### Work required
Could you copy, exactly as written, every line from the first line of the records through the one containing "Sign table: ε(1,2)=+1"?
------ Provided material ------
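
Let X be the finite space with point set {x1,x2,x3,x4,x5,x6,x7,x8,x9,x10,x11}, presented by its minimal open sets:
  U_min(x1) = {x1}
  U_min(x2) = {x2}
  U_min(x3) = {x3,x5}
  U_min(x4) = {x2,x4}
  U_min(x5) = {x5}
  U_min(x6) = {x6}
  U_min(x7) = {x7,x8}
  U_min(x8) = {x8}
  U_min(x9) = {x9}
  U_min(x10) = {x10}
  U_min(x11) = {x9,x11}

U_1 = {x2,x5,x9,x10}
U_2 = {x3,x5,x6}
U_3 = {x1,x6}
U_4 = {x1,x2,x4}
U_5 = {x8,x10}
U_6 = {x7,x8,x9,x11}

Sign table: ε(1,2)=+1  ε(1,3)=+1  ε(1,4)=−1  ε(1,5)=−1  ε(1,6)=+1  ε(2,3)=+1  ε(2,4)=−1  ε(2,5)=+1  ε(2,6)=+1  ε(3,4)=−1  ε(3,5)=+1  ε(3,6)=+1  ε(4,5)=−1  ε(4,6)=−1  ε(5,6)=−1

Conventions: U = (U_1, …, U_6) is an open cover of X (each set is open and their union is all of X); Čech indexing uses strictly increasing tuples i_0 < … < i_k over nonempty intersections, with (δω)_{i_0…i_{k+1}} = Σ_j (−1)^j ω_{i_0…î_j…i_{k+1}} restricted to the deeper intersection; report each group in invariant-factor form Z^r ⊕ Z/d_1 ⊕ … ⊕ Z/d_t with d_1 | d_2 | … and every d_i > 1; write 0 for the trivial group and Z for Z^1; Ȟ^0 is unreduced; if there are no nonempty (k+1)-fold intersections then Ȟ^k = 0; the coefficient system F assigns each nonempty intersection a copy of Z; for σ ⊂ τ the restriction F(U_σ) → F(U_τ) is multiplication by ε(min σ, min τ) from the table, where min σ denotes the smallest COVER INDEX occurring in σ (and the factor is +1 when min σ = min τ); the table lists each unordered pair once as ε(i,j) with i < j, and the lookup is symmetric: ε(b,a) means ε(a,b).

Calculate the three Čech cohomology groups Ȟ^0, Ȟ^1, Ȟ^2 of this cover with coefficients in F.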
------
### Solution to this problem
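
Let X be the finite space with point set {x1,x2,x3,x4,x5,x6,x7,x8,x9,x10,x11}, presented by its minimal open sets:
  U_min(x1) = {x1}
  U_min(x2) = {x2}
  U_min(x3) = {x3,x5}
  U_min(x4) = {x2,x4}
  U_min(x5) = {x5}
  U_min(x6) = {x6}
  U_min(x7) = {x7,x8}
  U_min(x8) = {x8}
  U_min(x9) = {x9}
  U_min(x10) = {x10}
  U_min(x11) = {x9,x11}

U_1 = {x2,x5,x9,x10}
U_2 = {x3,x5,x6}
U_3 = {x1,x6}
U_4 = {x1,x2,x4}
U_5 = {x8,x10}
U_6 = {x7,x8,x9,x11}

Sign table: ε(1,2)=+1  ε(1,3)=+1  ε(1,4)=−1  ε(1,5)=−1  ε(1,6)=+1  ε(2,3)=+1  ε(2,4)=−1  ε(2,5)=+1  ε(2,6)=+1  ε(3,4)=−1  ε(3,5)=+1  ε(3,6)=+1  ε(4,5)=−1  ε(4,6)=−1  ε(5,6)=−1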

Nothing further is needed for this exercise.